■ Instructions to follow
Reproduce all the entries exactly.

■ Records for the task
============
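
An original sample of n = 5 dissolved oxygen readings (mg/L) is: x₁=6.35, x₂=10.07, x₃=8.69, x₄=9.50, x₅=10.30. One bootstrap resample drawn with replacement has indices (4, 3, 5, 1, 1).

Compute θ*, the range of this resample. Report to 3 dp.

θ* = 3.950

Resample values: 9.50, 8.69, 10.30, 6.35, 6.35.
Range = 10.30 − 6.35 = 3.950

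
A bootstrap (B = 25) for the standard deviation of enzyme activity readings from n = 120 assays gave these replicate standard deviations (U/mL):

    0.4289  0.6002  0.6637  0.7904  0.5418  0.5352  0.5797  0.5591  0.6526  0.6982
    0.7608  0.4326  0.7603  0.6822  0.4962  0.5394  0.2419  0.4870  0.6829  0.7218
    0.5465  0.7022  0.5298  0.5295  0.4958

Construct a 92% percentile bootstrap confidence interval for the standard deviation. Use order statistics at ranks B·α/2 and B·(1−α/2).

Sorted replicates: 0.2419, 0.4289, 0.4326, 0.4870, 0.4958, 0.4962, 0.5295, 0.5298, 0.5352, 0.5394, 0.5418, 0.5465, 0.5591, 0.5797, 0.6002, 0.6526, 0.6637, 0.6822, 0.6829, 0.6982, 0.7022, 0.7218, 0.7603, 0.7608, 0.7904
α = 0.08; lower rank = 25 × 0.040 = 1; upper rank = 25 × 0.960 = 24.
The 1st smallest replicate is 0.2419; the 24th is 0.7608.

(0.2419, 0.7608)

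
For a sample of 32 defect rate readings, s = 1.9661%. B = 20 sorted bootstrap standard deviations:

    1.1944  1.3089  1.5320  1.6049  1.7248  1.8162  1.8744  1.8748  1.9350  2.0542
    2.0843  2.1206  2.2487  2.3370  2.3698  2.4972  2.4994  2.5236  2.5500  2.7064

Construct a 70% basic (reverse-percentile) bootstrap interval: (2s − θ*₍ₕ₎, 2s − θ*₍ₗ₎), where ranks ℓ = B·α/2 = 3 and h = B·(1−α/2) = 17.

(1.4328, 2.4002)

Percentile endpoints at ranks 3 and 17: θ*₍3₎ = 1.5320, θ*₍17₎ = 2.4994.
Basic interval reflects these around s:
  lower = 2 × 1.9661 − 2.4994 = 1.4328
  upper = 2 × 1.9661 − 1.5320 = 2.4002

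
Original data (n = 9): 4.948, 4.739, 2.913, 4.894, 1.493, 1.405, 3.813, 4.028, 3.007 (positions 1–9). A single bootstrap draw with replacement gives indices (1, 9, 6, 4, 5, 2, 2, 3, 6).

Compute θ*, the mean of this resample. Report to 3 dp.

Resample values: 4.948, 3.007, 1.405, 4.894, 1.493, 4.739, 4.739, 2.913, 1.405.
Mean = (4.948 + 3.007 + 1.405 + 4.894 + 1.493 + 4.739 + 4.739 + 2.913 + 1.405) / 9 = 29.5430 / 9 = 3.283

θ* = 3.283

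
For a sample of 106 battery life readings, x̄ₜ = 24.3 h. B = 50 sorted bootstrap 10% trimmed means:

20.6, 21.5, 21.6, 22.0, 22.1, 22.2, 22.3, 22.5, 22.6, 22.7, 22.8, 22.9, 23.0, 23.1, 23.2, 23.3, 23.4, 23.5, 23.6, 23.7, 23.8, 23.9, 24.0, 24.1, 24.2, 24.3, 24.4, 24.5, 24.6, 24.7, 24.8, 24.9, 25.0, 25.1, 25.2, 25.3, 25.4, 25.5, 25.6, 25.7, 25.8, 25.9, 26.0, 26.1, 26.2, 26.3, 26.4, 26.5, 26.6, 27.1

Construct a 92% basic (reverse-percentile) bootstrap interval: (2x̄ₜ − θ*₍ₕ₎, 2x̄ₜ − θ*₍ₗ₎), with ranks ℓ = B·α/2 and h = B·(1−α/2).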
============
■ Finished exercise
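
An original sample of n = 5 dissolved oxygen readings (mg/L) is: x₁=6.35, x₂=10.07, x₃=8.69, x₄=9.50, x₅=10.30. One bootstrap resample drawn with replacement has indices (4, 3, 5, 1, 1).

Compute θ*, the range of this resample. Report to 3 dp.

θ* = 3.950

Resample values: 9.50, 8.69, 10.30, 6.35, 6.35.
Range = 10.30 − 6.35 = 3.950

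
A bootstrap (B = 25) for the standard deviation of enzyme activity readings from n = 120 assays gave these replicate standard deviations (U/mL):

    0.4289  0.6002  0.6637  0.7904  0.5418  0.5352  0.5797  0.5591  0.6526  0.6982
    0.7608  0.4326  0.7603  0.6822  0.4962  0.5394  0.2419  0.4870  0.6829  0.7218
    0.5465  0.7022  0.5298  0.5295  0.4958

Construct a 92% percentile bootstrap confidence interval for the standard deviation. Use order statistics at ranks B·α/2 and B·(1−α/2).

Sorted replicates: 0.2419, 0.4289, 0.4326, 0.4870, 0.4958, 0.4962, 0.5295, 0.5298, 0.5352, 0.5394, 0.5418, 0.5465, 0.5591, 0.5797, 0.6002, 0.6526, 0.6637, 0.6822, 0.6829, 0.6982, 0.7022, 0.7218, 0.7603, 0.7608, 0.7904
α = 0.08; lower rank = 25 × 0.040 = 1; upper rank = 25 × 0.960 = 24.
The 1st smallest replicate is 0.2419; the 24th is 0.7608.

(0.2419, 0.7608)

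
For a sample of 32 defect rate readings, s = 1.9661%. B = 20 sorted bootstrap standard deviations:

    1.1944  1.3089  1.5320  1.6049  1.7248  1.8162  1.8744  1.8748  1.9350  2.0542
    2.0843  2.1206  2.2487  2.3370  2.3698  2.4972  2.4994  2.5236  2.5500  2.7064

Construct a 70% basic (reverse-percentile) bootstrap interval: (2s − θ*₍ₕ₎, 2s − θ*₍ₗ₎), where ranks ℓ = B·α/2 = 3 and h = B·(1−α/2) = 17.

(1.4328, 2.4002)

Percentile endpoints at ranks 3 and 17: θ*₍3₎ = 1.5320, θ*₍17₎ = 2.4994.
Basic interval reflects these around s:
  lower = 2 × 1.9661 − 2.4994 = 1.4328
  upper = 2 × 1.9661 − 1.5320 = 2.4002

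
Original data (n = 9): 4.948, 4.739, 2.913, 4.894, 1.493, 1.405, 3.813, 4.028, 3.007 (positions 1–9). A single bootstrap draw with replacement gives indices (1, 9, 6, 4, 5, 2, 2, 3, 6).

Compute θ*, the mean of this resample. Report to 3 dp.

Resample values: 4.948, 3.007, 1.405, 4.894, 1.493, 4.739, 4.739, 2.913, 1.405.
Mean = (4.948 + 3.007 + 1.405 + 4.894 + 1.493 + 4.739 + 4.739 + 2.913 + 1.405) / 9 = 29.5430 / 9 = 3.283

θ* = 3.283

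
For a sample of 106 battery life readings, x̄ₜ = 24.3 h. B = 50 sorted bootstrap 10% trimmed means:

20.6, 21.5, 21.6, 22.0, 22.1, 22.2, 22.3, 22.5, 22.6, 22.7, 22.8, 22.9, 23.0, 23.1, 23.2, 23.3, 23.4, 23.5, 23.6, 23.7, 23.8, 23.9, 24.0, 24.1, 24.2, 24.3, 24.4, 24.5, 24.6, 24.7, 24.8, 24.9, 25.0, 25.1, 25.2, 25.3, 25.4, 25.5, 25.6, 25.7, 25.8, 25.9, 26.0, 26.1, 26.2, 26.3, 26.4, 26.5, 26.6, 27.1

Construct a 92% basic (reverse-percentile) bootstrap interval: (2x̄ₜ − θ*₍ₕ₎, 2x̄ₜ − θ*₍ₗ₎), with ranks ℓ = B·α/2 and h = B·(1−α/2).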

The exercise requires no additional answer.